BEGIN
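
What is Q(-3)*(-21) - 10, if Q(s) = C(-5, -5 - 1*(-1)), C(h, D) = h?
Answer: 95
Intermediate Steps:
Q(s) = -5
Q(-3)*(-21) - 10 = -5*(-21) - 10 = 105 - 10 = 95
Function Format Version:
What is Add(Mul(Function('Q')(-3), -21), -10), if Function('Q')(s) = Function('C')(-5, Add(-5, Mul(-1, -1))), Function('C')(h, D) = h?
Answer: 95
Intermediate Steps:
Function('Q')(s) = -5
Add(Mul(Function('Q')(-3), -21), -10) = Add(Mul(-5, -21), -10) = Add(105, -10) = 95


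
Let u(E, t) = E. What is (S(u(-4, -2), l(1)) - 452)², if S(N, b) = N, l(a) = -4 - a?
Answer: 207936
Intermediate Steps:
(S(u(-4, -2), l(1)) - 452)² = (-4 - 452)² = (-456)² = 207936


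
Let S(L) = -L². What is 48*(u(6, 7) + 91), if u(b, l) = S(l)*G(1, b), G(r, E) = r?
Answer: 2016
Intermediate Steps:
u(b, l) = -l² (u(b, l) = -l²*1 = -l²)
48*(u(6, 7) + 91) = 48*(-1*7² + 91) = 48*(-1*49 + 91) = 48*(-49 + 91) = 48*42 = 2016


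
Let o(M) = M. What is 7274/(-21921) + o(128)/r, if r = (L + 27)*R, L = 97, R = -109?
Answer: -25280318/74071059 ≈ -0.34130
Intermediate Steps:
r = -13516 (r = (97 + 27)*(-109) = 124*(-109) = -13516)
7274/(-21921) + o(128)/r = 7274/(-21921) + 128/(-13516) = 7274*(-1/21921) + 128*(-1/13516) = -7274/21921 - 32/3379 = -25280318/74071059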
END
Each of the entries above is to be repeated exactly.

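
What is Q(-3)*(-21) - 10, if Q(s) = C(-5, -5 - 1*(-1)), C(h, D) = h?
Answer: 95
Intermediate Steps:
Q(s) = -5
Q(-3)*(-21) - 10 = -5*(-21) - 10 = 105 - 10 = 95
Function Format Version:
What is Add(Mul(Function('Q')(-3), -21), -10), if Function('Q')(s) = Function('C')(-5, Add(-5, Mul(-1, -1))), Function('C')(h, D) = h?
Answer: 95
Intermediate Steps:
Function('Q')(s) = -5
Add(Mul(Function('Q')(-3), -21), -10) = Add(Mul(-5, -21), -10) = Add(105, -10) = 95


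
Let u(E, t) = E. What is (S(u(-4, -2), l(1)) - 452)², if S(N, b) = N, l(a) = -4 - a?
Answer: 207936
Intermediate Steps:
(S(u(-4, -2), l(1)) - 452)² = (-4 - 452)² = (-456)² = 207936


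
Let S(L) = -L². What is 48*(u(6, 7) + 91), if u(b, l) = S(l)*G(1, b), G(r, E) = r?
Answer: 2016
Intermediate Steps:
u(b, l) = -l² (u(b, l) = -l²*1 = -l²)
48*(u(6, 7) + 91) = 48*(-1*7² + 91) = 48*(-1*49 + 91) = 48*(-49 + 91) = 48*42 = 2016


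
Let o(M) = M. What is 7274/(-21921) + o(128)/r, if r = (L + 27)*R, L = 97, R = -109?
Answer: -25280318/74071059 ≈ -0.34130
Intermediate Steps:
r = -13516 (r = (97 + 27)*(-109) = 124*(-109) = -13516)
7274/(-21921) + o(128)/r = 7274/(-21921) + 128/(-13516) = 7274*(-1/21921) + 128*(-1/13516) = -7274/21921 - 32/3379 = -25280318/74071059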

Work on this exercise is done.